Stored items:
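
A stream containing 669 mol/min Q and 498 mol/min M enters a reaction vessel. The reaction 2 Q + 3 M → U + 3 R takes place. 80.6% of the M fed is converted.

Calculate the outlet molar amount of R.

M reacted = 0.806 × 498 = 401.4 mol/min; ν_M = −3, so ξ = 401.4/3 = 133.8 mol/min.
Outlet amounts (n = n₀ + ν ξ):
  Q: 669 − 2(133.8) = 401.4
  M: 498 − 3(133.8) = 96.61
  U: 0 + 1(133.8) = 133.8
  R: 0 + 3(133.8) = 401.4

401 mol/min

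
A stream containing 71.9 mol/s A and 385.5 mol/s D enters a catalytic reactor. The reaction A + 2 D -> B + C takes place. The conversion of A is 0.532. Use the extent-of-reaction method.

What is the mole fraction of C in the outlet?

A reacted = 0.532 × 71.9 = 38.25 mol/s; ν_A = −1, so ξ = 38.25/1 = 38.25 mol/s.
Outlet amounts (n = n₀ + ν ξ):
  A: 71.9 − 1(38.25) = 33.65
  D: 385.5 − 2(38.25) = 309
  B: 0 + 1(38.25) = 38.25
  C: 0 + 1(38.25) = 38.25
Total out = 419.1 mol/s; y_C = 38.25 / 419.1 = 0.09126.

0.0913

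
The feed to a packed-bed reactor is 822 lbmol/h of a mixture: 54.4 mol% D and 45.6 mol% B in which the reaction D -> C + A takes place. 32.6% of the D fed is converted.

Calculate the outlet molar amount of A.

D reacted = 0.326 × 447.2 = 145.8 lbmol/h; ν_D = −1, so ξ = 145.8/1 = 145.8 lbmol/h.
Outlet amounts (n = n₀ + ν ξ):
  D: 447.2 − 1(145.8) = 301.4
  C: 0 + 1(145.8) = 145.8
  A: 0 + 1(145.8) = 145.8
  B: 374.8 (inert)

146 lbmol/h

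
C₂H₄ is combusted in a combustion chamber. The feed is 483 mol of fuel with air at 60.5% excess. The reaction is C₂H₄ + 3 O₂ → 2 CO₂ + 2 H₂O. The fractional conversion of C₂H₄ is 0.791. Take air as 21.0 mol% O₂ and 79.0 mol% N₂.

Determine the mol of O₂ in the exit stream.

Stoichiometric O₂ = 3 × 483 = 1449 mol; O₂ fed = 1449 × 1.605 = 2326 mol.
N₂ fed = 2326 × 79/21 = 8749 mol.
Fuel reacted = 0.791 × 483 → ξ = 382.1 mol.
Outlet (n = n₀ + ν ξ):
  C₂H₄: 483 − 1(382.1) = 100.9
  O₂: 2326 − 3(382.1) = 1179
  N₂: 8749 (inert)
  CO₂: 0 + 2(382.1) = 764.1
  H₂O: 0 + 2(382.1) = 764.1

1180 mol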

:: EXERCISE OBJECTIVE ::
An exact copy of every entry is required.

:: SOLUTION FOR THIS EXERCISE ::
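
A stream containing 669 mol/min Q and 498 mol/min M enters a reaction vessel. The reaction 2 Q + 3 M → U + 3 R takes place. 80.6% of the M fed is converted.

Calculate the outlet molar amount of R.

M reacted = 0.806 × 498 = 401.4 mol/min; ν_M = −3, so ξ = 401.4/3 = 133.8 mol/min.
Outlet amounts (n = n₀ + ν ξ):
  Q: 669 − 2(133.8) = 401.4
  M: 498 − 3(133.8) = 96.61
  U: 0 + 1(133.8) = 133.8
  R: 0 + 3(133.8) = 401.4

401 mol/min

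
A stream containing 71.9 mol/s A and 385.5 mol/s D enters a catalytic reactor. The reaction A + 2 D -> B + C takes place. The conversion of A is 0.532. Use the extent-of-reaction method.

What is the mole fraction of C in the outlet?

A reacted = 0.532 × 71.9 = 38.25 mol/s; ν_A = −1, so ξ = 38.25/1 = 38.25 mol/s.
Outlet amounts (n = n₀ + ν ξ):
  A: 71.9 − 1(38.25) = 33.65
  D: 385.5 − 2(38.25) = 309
  B: 0 + 1(38.25) = 38.25
  C: 0 + 1(38.25) = 38.25
Total out = 419.1 mol/s; y_C = 38.25 / 419.1 = 0.09126.

0.0913

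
The feed to a packed-bed reactor is 822 lbmol/h of a mixture: 54.4 mol% D and 45.6 mol% B in which the reaction D -> C + A takes place. 32.6% of the D fed is converted.

Calculate the outlet molar amount of A.

D reacted = 0.326 × 447.2 = 145.8 lbmol/h; ν_D = −1, so ξ = 145.8/1 = 145.8 lbmol/h.
Outlet amounts (n = n₀ + ν ξ):
  D: 447.2 − 1(145.8) = 301.4
  C: 0 + 1(145.8) = 145.8
  A: 0 + 1(145.8) = 145.8
  B: 374.8 (inert)

146 lbmol/h

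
C₂H₄ is combusted in a combustion chamber. The feed is 483 mol of fuel with air at 60.5% excess. The reaction is C₂H₄ + 3 O₂ → 2 CO₂ + 2 H₂O. The fractional conversion of C₂H₄ is 0.791. Take air as 21.0 mol% O₂ and 79.0 mol% N₂.

Determine the mol of O₂ in the exit stream.

Stoichiometric O₂ = 3 × 483 = 1449 mol; O₂ fed = 1449 × 1.605 = 2326 mol.
N₂ fed = 2326 × 79/21 = 8749 mol.
Fuel reacted = 0.791 × 483 → ξ = 382.1 mol.
Outlet (n = n₀ + ν ξ):
  C₂H₄: 483 − 1(382.1) = 100.9
  O₂: 2326 − 3(382.1) = 1179
  N₂: 8749 (inert)
  CO₂: 0 + 2(382.1) = 764.1
  H₂O: 0 + 2(382.1) = 764.1

1180 mol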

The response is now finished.